:: Exercise goal ::
Only one stretch of the data below is wanted: the lines from the one with "You are given" through the one with "The terms come", repeated exactly.

:: Records provided ::

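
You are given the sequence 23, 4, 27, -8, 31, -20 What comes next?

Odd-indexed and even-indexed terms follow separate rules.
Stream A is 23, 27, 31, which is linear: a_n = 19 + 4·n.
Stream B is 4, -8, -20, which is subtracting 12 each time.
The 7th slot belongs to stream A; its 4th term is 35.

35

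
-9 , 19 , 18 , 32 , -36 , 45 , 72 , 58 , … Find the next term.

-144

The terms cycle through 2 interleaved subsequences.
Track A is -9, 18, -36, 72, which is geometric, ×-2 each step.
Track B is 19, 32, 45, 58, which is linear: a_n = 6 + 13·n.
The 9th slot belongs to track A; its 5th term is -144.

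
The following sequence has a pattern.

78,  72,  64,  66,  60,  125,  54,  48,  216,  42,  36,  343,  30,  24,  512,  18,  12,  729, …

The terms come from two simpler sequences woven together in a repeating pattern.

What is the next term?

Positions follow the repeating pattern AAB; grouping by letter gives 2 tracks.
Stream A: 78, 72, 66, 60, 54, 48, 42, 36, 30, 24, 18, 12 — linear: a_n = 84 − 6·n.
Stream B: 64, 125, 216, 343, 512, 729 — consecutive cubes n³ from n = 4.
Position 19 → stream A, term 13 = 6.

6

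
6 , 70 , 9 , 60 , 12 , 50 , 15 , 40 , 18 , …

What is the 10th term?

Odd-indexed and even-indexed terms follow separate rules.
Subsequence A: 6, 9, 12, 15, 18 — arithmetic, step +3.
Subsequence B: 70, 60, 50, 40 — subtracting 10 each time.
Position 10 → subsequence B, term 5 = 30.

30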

---

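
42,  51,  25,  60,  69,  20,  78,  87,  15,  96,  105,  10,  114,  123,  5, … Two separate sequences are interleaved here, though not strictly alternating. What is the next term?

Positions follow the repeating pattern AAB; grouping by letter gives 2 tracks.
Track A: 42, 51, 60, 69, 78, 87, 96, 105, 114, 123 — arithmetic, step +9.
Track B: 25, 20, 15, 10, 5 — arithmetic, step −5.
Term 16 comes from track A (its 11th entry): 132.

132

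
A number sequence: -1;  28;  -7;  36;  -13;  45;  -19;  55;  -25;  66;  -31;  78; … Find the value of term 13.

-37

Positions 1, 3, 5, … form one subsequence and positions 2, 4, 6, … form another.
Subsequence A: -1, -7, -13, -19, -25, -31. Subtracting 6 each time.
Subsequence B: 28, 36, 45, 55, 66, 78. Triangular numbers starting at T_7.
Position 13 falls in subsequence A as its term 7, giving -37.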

...

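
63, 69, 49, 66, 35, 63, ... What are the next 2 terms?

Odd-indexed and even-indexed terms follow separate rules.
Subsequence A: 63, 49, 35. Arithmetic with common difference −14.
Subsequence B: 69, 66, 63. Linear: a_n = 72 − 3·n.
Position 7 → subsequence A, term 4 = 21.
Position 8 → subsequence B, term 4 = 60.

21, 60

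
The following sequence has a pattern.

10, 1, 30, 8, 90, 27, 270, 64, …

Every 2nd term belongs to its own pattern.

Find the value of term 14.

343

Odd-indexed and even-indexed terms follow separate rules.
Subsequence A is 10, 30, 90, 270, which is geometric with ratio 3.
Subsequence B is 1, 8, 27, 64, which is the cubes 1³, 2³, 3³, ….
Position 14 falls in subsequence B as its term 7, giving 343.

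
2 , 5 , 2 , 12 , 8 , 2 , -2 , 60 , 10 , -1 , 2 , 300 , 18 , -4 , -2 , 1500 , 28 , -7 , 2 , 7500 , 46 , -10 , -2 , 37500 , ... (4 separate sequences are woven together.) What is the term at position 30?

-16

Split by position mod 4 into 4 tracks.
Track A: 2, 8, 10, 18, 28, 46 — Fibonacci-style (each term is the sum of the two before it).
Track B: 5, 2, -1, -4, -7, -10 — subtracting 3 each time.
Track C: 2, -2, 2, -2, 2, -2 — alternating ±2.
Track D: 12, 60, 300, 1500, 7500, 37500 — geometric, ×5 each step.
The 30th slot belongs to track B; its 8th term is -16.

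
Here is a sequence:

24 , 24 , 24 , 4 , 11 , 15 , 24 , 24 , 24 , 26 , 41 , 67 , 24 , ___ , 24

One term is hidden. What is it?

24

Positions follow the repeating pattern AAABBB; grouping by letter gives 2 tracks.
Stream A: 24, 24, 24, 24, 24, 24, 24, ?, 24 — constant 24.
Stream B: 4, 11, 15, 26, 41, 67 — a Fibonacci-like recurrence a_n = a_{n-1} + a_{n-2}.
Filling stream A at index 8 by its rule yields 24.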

:: Written answer ::
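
You are given the sequence 23, 4, 27, -8, 31, -20 What comes next?

Odd-indexed and even-indexed terms follow separate rules.
Stream A is 23, 27, 31, which is linear: a_n = 19 + 4·n.
Stream B is 4, -8, -20, which is subtracting 12 each time.
The 7th slot belongs to stream A; its 4th term is 35.

35

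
-9 , 19 , 18 , 32 , -36 , 45 , 72 , 58 , … Find the next term.

-144

The terms cycle through 2 interleaved subsequences.
Track A is -9, 18, -36, 72, which is geometric, ×-2 each step.
Track B is 19, 32, 45, 58, which is linear: a_n = 6 + 13·n.
The 9th slot belongs to track A; its 5th term is -144.

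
The following sequence has a pattern.

78,  72,  64,  66,  60,  125,  54,  48,  216,  42,  36,  343,  30,  24,  512,  18,  12,  729, …

The terms come from two simpler sequences woven together in a repeating pattern.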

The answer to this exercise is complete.